Dataset entries:
[Start of Attachment]

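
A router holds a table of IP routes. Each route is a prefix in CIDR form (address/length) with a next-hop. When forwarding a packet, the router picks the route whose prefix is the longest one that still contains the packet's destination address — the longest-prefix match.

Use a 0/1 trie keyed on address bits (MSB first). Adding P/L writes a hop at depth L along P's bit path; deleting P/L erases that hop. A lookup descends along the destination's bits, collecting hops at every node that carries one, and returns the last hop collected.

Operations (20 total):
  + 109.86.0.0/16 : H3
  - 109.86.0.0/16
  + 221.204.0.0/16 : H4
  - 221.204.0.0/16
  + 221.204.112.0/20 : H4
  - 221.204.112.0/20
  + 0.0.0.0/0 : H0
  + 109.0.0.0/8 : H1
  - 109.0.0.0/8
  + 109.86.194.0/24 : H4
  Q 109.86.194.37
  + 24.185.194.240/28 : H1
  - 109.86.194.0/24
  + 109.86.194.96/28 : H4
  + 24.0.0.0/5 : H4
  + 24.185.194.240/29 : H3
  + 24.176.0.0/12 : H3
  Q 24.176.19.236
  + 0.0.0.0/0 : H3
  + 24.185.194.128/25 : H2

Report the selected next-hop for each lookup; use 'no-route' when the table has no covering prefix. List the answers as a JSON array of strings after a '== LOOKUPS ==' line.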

[End of Attachment]

Problem to solve
For each line of the data that includes the word "next", return a copy of it.

Solution for this exercise
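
A router holds a table of IP routes. Each route is a prefix in CIDR form (address/length) with a next-hop. When forwarding a packet, the router picks the route whose prefix is the longest one that still contains the packet's destination address — the longest-prefix match.
Report the selected next-hop for each lookup; use 'no-route' when the table has no covering prefix. List the answers as a JSON array of strings after a '== LOOKUPS ==' line.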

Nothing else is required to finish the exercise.